Collected data:
== Segment start ==

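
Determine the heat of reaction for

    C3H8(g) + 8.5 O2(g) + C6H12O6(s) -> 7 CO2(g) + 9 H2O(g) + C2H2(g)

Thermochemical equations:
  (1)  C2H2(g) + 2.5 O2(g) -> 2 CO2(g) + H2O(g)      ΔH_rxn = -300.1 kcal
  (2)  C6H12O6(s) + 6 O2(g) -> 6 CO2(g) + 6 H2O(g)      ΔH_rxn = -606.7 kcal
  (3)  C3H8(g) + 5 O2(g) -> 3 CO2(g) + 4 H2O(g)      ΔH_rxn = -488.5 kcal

ΔH_rxn = -795.1 kcal

(1) reversed (reverse to put C2H2(g) on the product side): +300.1 kcal
(2) as written (C6H12O6(s) already on the reactant side): -606.7 kcal
(3) as written (C3H8(g) already on the reactant side): -488.5 kcal
ΔH_rxn = (-1)·(-300.1) + (1)·(-606.7) + (1)·(-488.5) = -795.1 kcal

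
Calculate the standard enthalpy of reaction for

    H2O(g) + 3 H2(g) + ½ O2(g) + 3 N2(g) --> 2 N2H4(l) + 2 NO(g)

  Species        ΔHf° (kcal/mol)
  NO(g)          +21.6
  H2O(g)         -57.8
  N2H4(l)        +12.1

Products: 2·(+12.1) + 2·(+21.6) = +67.4
Reactants: 1·(-57.8) + 3·(+0.0) + 1/2·(+0.0) + 3·(+0.0) = -57.8
ΔH_rxn = (+67.4) − (-57.8) = 125.2 kcal/mol

ΔH_rxn = 125.2 kcal/mol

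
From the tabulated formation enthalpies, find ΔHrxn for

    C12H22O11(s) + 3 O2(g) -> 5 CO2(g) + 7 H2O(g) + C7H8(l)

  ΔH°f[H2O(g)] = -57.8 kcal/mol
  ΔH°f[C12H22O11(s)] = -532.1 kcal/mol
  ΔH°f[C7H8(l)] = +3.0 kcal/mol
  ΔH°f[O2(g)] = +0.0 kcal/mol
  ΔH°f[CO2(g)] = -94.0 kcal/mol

ΔH°rxn = Σ nΔHf°(products) − Σ nΔHf°(reactants).
Products: 5·(-94.0) + 7·(-57.8) + 1·(+3.0) = -871.6
Reactants: 1·(-532.1) + 3·(+0.0) = -532.1
ΔHrxn = (-871.6) − (-532.1) = -339.5 kcal/mol

ΔHrxn = -339.5 kcal/mol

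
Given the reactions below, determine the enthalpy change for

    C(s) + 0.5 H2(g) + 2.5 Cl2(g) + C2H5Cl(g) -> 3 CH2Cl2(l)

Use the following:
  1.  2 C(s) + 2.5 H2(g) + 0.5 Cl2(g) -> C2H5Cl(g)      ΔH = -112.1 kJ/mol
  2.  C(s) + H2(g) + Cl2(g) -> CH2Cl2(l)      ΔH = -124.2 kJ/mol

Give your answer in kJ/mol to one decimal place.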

== Segment end ==

PROBLEM REQUIREMENTS:
Above are the records; print exactly the lines from the line with "ΔH°f[C12H22O11(s)] = -532.1 kcal/mol" to the line with "C(s) + 0.5 H2(g)", including both, and nothing else.

WRITTEN REPLY:
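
  ΔH°f[C12H22O11(s)] = -532.1 kcal/mol
  ΔH°f[C7H8(l)] = +3.0 kcal/mol
  ΔH°f[O2(g)] = +0.0 kcal/mol
  ΔH°f[CO2(g)] = -94.0 kcal/mol

ΔH°rxn = Σ nΔHf°(products) − Σ nΔHf°(reactants).
Products: 5·(-94.0) + 7·(-57.8) + 1·(+3.0) = -871.6
Reactants: 1·(-532.1) + 3·(+0.0) = -532.1
ΔHrxn = (-871.6) − (-532.1) = -339.5 kcal/mol

ΔHrxn = -339.5 kcal/mol

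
Given the reactions below, determine the enthalpy change for

    C(s) + 0.5 H2(g) + 2.5 Cl2(g) + C2H5Cl(g) -> 3 CH2Cl2(l)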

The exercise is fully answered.